# Work order
Show every line below where "stations" can be found.

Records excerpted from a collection
☆ ☆ ☆ ☆

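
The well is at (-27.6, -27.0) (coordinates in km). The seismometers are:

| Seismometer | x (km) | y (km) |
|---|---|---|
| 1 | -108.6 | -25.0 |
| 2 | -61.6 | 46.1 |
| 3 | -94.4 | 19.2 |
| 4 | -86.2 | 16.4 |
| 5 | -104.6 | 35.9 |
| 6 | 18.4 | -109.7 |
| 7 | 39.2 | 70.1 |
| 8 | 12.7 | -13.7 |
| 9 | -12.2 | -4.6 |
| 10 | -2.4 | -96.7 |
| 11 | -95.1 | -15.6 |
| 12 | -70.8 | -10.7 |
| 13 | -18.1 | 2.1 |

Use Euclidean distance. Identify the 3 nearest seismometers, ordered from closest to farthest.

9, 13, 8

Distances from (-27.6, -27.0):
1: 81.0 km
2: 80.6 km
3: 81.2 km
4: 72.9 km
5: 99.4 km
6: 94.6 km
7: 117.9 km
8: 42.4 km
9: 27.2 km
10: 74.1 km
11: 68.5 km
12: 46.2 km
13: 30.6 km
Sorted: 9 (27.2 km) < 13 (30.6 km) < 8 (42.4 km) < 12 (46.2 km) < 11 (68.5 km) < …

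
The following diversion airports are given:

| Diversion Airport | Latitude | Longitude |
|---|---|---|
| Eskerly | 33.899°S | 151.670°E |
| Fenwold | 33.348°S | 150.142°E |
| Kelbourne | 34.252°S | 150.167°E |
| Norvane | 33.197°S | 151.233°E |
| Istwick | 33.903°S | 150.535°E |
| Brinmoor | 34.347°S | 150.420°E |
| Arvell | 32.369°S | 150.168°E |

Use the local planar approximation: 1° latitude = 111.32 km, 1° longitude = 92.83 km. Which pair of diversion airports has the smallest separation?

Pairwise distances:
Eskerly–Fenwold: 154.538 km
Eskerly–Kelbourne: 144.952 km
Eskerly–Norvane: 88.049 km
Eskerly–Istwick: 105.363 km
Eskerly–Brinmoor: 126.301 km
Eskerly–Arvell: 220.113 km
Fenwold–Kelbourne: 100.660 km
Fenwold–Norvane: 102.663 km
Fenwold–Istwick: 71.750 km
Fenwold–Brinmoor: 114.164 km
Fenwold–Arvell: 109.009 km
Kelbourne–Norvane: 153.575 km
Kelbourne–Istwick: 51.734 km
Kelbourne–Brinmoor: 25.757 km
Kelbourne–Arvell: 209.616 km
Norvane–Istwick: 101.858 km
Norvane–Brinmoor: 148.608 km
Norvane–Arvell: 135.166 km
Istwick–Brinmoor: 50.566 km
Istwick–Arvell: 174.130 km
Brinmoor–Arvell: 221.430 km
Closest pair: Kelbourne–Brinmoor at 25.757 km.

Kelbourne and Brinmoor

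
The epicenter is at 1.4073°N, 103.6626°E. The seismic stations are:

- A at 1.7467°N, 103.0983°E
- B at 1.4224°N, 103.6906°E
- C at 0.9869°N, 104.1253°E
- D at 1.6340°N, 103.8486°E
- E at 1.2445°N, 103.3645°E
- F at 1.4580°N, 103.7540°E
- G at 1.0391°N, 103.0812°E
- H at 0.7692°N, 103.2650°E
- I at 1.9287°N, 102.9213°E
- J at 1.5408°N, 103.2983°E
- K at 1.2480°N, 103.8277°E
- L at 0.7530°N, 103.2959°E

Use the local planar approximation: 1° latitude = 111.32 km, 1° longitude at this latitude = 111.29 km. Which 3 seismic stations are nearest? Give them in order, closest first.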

☆ ☆ ☆ ☆

# Written reply
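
The epicenter is at 1.4073°N, 103.6626°E. The seismic stations are:
Use the local planar approximation: 1° latitude = 111.32 km, 1° longitude at this latitude = 111.29 km. Which 3 seismic stations are nearest? Give them in order, closest first.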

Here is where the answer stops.